§ **WHAT YOU SHOULD DO**
Present the lines below again, exactly as they stand.

···

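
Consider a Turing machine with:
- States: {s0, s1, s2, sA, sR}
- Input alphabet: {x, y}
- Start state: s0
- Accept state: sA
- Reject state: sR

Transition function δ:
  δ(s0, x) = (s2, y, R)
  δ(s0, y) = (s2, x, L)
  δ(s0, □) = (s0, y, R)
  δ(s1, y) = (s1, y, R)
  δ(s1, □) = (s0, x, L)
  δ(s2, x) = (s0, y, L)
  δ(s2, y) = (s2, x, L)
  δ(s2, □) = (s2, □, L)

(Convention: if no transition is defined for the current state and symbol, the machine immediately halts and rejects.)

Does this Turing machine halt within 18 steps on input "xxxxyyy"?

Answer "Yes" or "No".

Execution trace:
Initial: [s0]xxxxyyy
Step 1: δ(s0, x) = (s2, y, R) → y[s2]xxxyyy
Step 2: δ(s2, x) = (s0, y, L) → [s0]yyxxyyy
Step 3: δ(s0, y) = (s2, x, L) → [s2]□xyxxyyy
Step 4: δ(s2, □) = (s2, □, L) → [s2]□□xyxxyyy
Step 5: δ(s2, □) = (s2, □, L) → [s2]□□□xyxxyyy
Step 6: δ(s2, □) = (s2, □, L) → [s2]□□□□xyxxyyy
Step 7: δ(s2, □) = (s2, □, L) → [s2]□□□□□xyxxyyy
Step 8: δ(s2, □) = (s2, □, L) → [s2]□□□□□□xyxxyyy
Step 9: δ(s2, □) = (s2, □, L) → [s2]□□□□□□□xyxxyyy
Step 10: δ(s2, □) = (s2, □, L) → [s2]□□□□□□□□xyxxyyy
Step 11: δ(s2, □) = (s2, □, L) → [s2]□□□□□□□□□xyxxyyy
Step 12: δ(s2, □) = (s2, □, L) → [s2]□□□□□□□□□□xyxxyyy
Step 13: δ(s2, □) = (s2, □, L) → [s2]□□□□□□□□□□□xyxxyyy
Step 14: δ(s2, □) = (s2, □, L) → [s2]□□□□□□□□□□□□xyxxyyy
Step 15: δ(s2, □) = (s2, □, L) → [s2]□□□□□□□□□□□□□xyxxyyy
Step 16: δ(s2, □) = (s2, □, L) → [s2]□□□□□□□□□□□□□□xyxxyyy
Step 17: δ(s2, □) = (s2, □, L) → [s2]□□□□□□□□□□□□□□□xyxxyyy
Step 18: δ(s2, □) = (s2, □, L) → [s2]□□□□□□□□□□□□□□□□xyxxyyy

The machine has not reached a halting state after 18 steps.
The machine did not halt within the 18-step bound.

Answer: No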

···

§ **SOLUTION FOR THIS TASK**
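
Consider a Turing machine with:
- States: {s0, s1, s2, sA, sR}
- Input alphabet: {x, y}
- Start state: s0
- Accept state: sA
- Reject state: sR

Transition function δ:
  δ(s0, x) = (s2, y, R)
  δ(s0, y) = (s2, x, L)
  δ(s0, □) = (s0, y, R)
  δ(s1, y) = (s1, y, R)
  δ(s1, □) = (s0, x, L)
  δ(s2, x) = (s0, y, L)
  δ(s2, y) = (s2, x, L)
  δ(s2, □) = (s2, □, L)

(Convention: if no transition is defined for the current state and symbol, the machine immediately halts and rejects.)

Does this Turing machine halt within 18 steps on input "xxxxyyy"?

Answer "Yes" or "No".

Execution trace:
Initial: [s0]xxxxyyy
Step 1: δ(s0, x) = (s2, y, R) → y[s2]xxxyyy
Step 2: δ(s2, x) = (s0, y, L) → [s0]yyxxyyy
Step 3: δ(s0, y) = (s2, x, L) → [s2]□xyxxyyy
Step 4: δ(s2, □) = (s2, □, L) → [s2]□□xyxxyyy
Step 5: δ(s2, □) = (s2, □, L) → [s2]□□□xyxxyyy
Step 6: δ(s2, □) = (s2, □, L) → [s2]□□□□xyxxyyy
Step 7: δ(s2, □) = (s2, □, L) → [s2]□□□□□xyxxyyy
Step 8: δ(s2, □) = (s2, □, L) → [s2]□□□□□□xyxxyyy
Step 9: δ(s2, □) = (s2, □, L) → [s2]□□□□□□□xyxxyyy
Step 10: δ(s2, □) = (s2, □, L) → [s2]□□□□□□□□xyxxyyy
Step 11: δ(s2, □) = (s2, □, L) → [s2]□□□□□□□□□xyxxyyy
Step 12: δ(s2, □) = (s2, □, L) → [s2]□□□□□□□□□□xyxxyyy
Step 13: δ(s2, □) = (s2, □, L) → [s2]□□□□□□□□□□□xyxxyyy
Step 14: δ(s2, □) = (s2, □, L) → [s2]□□□□□□□□□□□□xyxxyyy
Step 15: δ(s2, □) = (s2, □, L) → [s2]□□□□□□□□□□□□□xyxxyyy
Step 16: δ(s2, □) = (s2, □, L) → [s2]□□□□□□□□□□□□□□xyxxyyy
Step 17: δ(s2, □) = (s2, □, L) → [s2]□□□□□□□□□□□□□□□xyxxyyy
Step 18: δ(s2, □) = (s2, □, L) → [s2]□□□□□□□□□□□□□□□□xyxxyyy

The machine has not reached a halting state after 18 steps.
The machine did not halt within the 18-step bound.

Answer: No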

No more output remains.